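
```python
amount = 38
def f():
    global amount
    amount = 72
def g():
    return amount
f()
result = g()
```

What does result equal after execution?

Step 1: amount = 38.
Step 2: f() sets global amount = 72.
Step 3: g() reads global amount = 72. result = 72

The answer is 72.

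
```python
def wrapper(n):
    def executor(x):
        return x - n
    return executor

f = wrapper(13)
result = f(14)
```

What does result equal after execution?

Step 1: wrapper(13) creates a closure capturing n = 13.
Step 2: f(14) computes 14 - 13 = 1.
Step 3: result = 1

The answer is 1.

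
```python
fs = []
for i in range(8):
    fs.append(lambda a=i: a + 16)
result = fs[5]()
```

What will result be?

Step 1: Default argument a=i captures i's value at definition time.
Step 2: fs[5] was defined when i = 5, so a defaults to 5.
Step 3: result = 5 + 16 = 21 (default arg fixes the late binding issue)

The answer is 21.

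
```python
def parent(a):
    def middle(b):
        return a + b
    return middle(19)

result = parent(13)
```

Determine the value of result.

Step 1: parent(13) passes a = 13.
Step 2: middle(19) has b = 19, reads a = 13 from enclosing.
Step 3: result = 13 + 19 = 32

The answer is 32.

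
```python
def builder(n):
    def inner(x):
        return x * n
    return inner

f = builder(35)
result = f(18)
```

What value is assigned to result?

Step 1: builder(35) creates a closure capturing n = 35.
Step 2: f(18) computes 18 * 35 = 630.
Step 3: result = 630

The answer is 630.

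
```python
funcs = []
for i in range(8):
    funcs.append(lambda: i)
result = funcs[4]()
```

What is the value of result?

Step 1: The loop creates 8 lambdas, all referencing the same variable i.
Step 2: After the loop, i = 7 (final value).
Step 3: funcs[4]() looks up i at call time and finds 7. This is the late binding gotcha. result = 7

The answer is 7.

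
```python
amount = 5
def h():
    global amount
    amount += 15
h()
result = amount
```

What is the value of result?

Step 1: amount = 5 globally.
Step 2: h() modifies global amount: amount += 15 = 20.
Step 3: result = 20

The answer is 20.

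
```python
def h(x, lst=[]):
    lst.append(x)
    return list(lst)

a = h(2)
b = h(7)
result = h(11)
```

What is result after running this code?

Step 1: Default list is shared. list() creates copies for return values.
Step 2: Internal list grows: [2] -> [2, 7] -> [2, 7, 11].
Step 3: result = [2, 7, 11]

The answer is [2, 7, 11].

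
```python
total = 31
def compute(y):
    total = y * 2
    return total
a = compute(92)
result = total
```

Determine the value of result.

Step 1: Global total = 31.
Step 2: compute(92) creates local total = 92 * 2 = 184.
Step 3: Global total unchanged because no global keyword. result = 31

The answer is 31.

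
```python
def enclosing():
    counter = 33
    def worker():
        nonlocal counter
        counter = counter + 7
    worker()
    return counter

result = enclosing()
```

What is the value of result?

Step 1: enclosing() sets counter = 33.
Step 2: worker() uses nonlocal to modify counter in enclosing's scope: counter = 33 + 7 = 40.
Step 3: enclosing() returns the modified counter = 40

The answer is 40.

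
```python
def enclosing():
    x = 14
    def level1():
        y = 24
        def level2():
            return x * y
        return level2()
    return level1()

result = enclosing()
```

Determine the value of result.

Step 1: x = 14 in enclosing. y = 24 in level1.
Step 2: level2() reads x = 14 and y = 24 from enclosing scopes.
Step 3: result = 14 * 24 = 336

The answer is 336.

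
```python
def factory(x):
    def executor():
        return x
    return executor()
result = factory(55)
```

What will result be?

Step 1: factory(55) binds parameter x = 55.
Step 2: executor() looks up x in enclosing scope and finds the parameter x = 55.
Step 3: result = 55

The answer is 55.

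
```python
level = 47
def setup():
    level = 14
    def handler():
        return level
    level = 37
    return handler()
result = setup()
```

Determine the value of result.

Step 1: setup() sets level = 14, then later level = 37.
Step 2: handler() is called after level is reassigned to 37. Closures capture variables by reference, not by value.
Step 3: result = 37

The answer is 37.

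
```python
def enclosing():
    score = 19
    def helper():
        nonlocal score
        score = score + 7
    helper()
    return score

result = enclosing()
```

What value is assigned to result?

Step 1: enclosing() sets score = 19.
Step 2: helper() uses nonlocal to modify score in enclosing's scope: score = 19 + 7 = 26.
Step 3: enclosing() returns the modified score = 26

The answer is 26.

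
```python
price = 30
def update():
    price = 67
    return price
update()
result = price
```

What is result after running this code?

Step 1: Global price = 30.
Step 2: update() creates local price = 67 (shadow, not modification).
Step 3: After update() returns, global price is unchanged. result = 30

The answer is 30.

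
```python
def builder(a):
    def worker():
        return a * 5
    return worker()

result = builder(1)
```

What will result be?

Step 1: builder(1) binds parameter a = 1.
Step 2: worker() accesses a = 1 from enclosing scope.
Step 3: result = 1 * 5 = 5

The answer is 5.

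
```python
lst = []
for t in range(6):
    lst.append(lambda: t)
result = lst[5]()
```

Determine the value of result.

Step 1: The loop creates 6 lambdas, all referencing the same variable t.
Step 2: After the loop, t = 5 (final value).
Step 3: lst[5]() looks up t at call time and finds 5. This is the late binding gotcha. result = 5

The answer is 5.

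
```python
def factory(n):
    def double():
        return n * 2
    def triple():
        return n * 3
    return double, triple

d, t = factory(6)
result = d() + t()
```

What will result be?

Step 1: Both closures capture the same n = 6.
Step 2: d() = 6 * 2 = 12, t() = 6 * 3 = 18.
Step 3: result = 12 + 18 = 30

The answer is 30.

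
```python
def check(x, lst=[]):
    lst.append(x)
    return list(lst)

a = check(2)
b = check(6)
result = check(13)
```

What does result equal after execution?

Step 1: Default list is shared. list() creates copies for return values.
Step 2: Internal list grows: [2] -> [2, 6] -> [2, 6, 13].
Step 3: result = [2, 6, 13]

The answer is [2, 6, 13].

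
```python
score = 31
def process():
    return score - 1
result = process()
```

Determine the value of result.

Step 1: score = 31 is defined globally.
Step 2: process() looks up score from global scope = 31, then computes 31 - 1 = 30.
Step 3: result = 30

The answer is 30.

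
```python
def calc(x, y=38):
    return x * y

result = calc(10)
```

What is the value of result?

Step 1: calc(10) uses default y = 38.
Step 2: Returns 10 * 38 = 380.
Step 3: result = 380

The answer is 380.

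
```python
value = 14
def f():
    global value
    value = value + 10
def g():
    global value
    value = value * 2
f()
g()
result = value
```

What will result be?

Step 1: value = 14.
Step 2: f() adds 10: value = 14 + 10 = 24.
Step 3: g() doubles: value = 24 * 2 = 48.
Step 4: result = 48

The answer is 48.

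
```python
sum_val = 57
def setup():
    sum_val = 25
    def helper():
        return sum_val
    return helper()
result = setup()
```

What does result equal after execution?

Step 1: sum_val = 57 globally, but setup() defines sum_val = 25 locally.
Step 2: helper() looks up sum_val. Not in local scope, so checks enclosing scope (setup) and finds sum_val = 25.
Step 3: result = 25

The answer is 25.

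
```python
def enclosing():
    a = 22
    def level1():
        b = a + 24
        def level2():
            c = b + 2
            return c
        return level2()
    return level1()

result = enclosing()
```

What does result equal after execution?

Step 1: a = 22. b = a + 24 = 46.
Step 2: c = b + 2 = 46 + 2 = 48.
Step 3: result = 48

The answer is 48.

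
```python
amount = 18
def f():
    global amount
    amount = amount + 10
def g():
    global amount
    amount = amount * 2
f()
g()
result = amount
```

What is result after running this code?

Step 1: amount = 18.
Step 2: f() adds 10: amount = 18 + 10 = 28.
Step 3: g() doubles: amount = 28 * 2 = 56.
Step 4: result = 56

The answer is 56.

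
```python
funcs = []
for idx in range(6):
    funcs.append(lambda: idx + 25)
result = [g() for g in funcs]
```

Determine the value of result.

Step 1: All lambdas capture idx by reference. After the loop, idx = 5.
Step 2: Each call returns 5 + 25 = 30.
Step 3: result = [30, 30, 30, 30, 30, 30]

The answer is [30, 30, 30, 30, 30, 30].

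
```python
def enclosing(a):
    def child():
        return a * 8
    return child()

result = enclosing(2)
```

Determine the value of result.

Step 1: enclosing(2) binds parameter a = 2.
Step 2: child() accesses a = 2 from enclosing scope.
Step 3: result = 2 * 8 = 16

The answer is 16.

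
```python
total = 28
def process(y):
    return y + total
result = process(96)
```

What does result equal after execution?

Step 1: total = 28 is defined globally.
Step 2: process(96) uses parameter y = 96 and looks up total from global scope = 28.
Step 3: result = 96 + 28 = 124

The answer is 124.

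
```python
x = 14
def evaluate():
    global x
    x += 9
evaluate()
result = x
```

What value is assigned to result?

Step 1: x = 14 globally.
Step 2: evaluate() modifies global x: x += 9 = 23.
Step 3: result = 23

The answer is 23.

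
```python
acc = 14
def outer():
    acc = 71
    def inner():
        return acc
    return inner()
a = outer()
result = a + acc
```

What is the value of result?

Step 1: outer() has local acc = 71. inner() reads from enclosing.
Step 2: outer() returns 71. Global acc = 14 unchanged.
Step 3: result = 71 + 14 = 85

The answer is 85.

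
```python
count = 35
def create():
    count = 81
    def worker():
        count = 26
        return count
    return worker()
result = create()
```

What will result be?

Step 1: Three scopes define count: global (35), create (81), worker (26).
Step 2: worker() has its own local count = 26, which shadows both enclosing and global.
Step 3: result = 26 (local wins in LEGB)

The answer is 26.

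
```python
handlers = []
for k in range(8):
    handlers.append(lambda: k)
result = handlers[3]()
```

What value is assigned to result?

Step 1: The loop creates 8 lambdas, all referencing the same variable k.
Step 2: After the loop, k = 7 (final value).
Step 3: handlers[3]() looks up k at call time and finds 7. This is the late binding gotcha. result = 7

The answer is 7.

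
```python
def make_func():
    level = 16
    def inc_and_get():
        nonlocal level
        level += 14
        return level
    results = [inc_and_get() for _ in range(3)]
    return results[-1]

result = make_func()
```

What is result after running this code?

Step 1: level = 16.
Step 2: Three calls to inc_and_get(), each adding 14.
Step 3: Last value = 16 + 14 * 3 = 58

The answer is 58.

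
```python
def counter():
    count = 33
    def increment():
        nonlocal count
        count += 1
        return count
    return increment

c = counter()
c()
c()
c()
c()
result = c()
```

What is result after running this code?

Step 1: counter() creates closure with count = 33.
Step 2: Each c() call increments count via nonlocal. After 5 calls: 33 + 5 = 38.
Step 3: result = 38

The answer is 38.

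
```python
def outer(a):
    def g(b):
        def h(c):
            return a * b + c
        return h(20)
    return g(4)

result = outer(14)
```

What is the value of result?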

_WORK INSTRUCTIONS_
In the data above, find each line that uses the string "append". Copy it.

_EXERCISE RESULT_
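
    fs.append(lambda a=i: a + 16)
    funcs.append(lambda: i)
    lst.append(x)
    lst.append(lambda: t)
    lst.append(x)
    funcs.append(lambda: idx + 25)
    handlers.append(lambda: k)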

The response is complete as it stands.